▶ [TASK PROMPT]:
Copy out the complete listing, word for word.

▶ [DATA SHOWN]:

--- --- ---

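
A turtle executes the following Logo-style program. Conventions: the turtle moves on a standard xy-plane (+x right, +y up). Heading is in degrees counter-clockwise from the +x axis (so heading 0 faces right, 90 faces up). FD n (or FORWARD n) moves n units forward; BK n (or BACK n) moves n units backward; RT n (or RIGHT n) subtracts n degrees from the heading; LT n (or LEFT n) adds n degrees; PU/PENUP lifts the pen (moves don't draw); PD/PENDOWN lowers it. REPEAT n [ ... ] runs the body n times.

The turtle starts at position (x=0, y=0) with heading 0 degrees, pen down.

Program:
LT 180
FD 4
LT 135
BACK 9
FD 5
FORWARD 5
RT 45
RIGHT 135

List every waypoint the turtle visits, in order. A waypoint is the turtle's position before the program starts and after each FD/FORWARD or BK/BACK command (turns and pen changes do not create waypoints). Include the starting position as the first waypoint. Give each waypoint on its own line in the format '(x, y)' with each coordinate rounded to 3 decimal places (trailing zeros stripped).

Executing turtle program step by step:
Start: pos=(0,0), heading=0, pen down
LT 180: heading 0 -> 180
FD 4: (0,0) -> (-4,0) [heading=180, draw]
LT 135: heading 180 -> 315
BK 9: (-4,0) -> (-10.364,6.364) [heading=315, draw]
FD 5: (-10.364,6.364) -> (-6.828,2.828) [heading=315, draw]
FD 5: (-6.828,2.828) -> (-3.293,-0.707) [heading=315, draw]
RT 45: heading 315 -> 270
RT 135: heading 270 -> 135
Final: pos=(-3.293,-0.707), heading=135, 4 segment(s) drawn
Waypoints (5 total):
(0, 0)
(-4, 0)
(-10.364, 6.364)
(-6.828, 2.828)
(-3.293, -0.707)

Answer: (0, 0)
(-4, 0)
(-10.364, 6.364)
(-6.828, 2.828)
(-3.293, -0.707)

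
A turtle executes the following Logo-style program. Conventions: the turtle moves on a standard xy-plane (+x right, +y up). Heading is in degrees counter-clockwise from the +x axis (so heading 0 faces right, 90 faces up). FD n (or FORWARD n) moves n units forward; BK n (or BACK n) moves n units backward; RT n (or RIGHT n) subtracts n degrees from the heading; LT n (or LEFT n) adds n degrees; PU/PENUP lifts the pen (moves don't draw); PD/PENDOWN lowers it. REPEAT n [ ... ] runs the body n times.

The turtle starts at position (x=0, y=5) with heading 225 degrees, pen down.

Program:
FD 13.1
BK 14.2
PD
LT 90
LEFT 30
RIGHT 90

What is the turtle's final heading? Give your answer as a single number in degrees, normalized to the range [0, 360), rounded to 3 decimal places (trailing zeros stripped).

Answer: 255

Derivation:
Executing turtle program step by step:
Start: pos=(0,5), heading=225, pen down
FD 13.1: (0,5) -> (-9.263,-4.263) [heading=225, draw]
BK 14.2: (-9.263,-4.263) -> (0.778,5.778) [heading=225, draw]
PD: pen down
LT 90: heading 225 -> 315
LT 30: heading 315 -> 345
RT 90: heading 345 -> 255
Final: pos=(0.778,5.778), heading=255, 2 segment(s) drawn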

--- --- ---

▶ [FINISHED TASK]:
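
A turtle executes the following Logo-style program. Conventions: the turtle moves on a standard xy-plane (+x right, +y up). Heading is in degrees counter-clockwise from the +x axis (so heading 0 faces right, 90 faces up). FD n (or FORWARD n) moves n units forward; BK n (or BACK n) moves n units backward; RT n (or RIGHT n) subtracts n degrees from the heading; LT n (or LEFT n) adds n degrees; PU/PENUP lifts the pen (moves don't draw); PD/PENDOWN lowers it. REPEAT n [ ... ] runs the body n times.

The turtle starts at position (x=0, y=0) with heading 0 degrees, pen down.

Program:
LT 180
FD 4
LT 135
BACK 9
FD 5
FORWARD 5
RT 45
RIGHT 135

List every waypoint the turtle visits, in order. A waypoint is the turtle's position before the program starts and after each FD/FORWARD or BK/BACK command (turns and pen changes do not create waypoints). Include the starting position as the first waypoint. Give each waypoint on its own line in the format '(x, y)' with each coordinate rounded to 3 decimal places (trailing zeros stripped).

Executing turtle program step by step:
Start: pos=(0,0), heading=0, pen down
LT 180: heading 0 -> 180
FD 4: (0,0) -> (-4,0) [heading=180, draw]
LT 135: heading 180 -> 315
BK 9: (-4,0) -> (-10.364,6.364) [heading=315, draw]
FD 5: (-10.364,6.364) -> (-6.828,2.828) [heading=315, draw]
FD 5: (-6.828,2.828) -> (-3.293,-0.707) [heading=315, draw]
RT 45: heading 315 -> 270
RT 135: heading 270 -> 135
Final: pos=(-3.293,-0.707), heading=135, 4 segment(s) drawn
Waypoints (5 total):
(0, 0)
(-4, 0)
(-10.364, 6.364)
(-6.828, 2.828)
(-3.293, -0.707)

Answer: (0, 0)
(-4, 0)
(-10.364, 6.364)
(-6.828, 2.828)
(-3.293, -0.707)

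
A turtle executes the following Logo-style program. Conventions: the turtle moves on a standard xy-plane (+x right, +y up). Heading is in degrees counter-clockwise from the +x axis (so heading 0 faces right, 90 faces up). FD n (or FORWARD n) moves n units forward; BK n (or BACK n) moves n units backward; RT n (or RIGHT n) subtracts n degrees from the heading; LT n (or LEFT n) adds n degrees; PU/PENUP lifts the pen (moves don't draw); PD/PENDOWN lowers it. REPEAT n [ ... ] runs the body n times.

The turtle starts at position (x=0, y=5) with heading 225 degrees, pen down.

Program:
FD 13.1
BK 14.2
PD
LT 90
LEFT 30
RIGHT 90

What is the turtle's final heading? Give your answer as a single number in degrees, normalized to the range [0, 360), rounded to 3 decimal places (trailing zeros stripped).

Answer: 255

Derivation:
Executing turtle program step by step:
Start: pos=(0,5), heading=225, pen down
FD 13.1: (0,5) -> (-9.263,-4.263) [heading=225, draw]
BK 14.2: (-9.263,-4.263) -> (0.778,5.778) [heading=225, draw]
PD: pen down
LT 90: heading 225 -> 315
LT 30: heading 315 -> 345
RT 90: heading 345 -> 255
Final: pos=(0.778,5.778), heading=255, 2 segment(s) drawn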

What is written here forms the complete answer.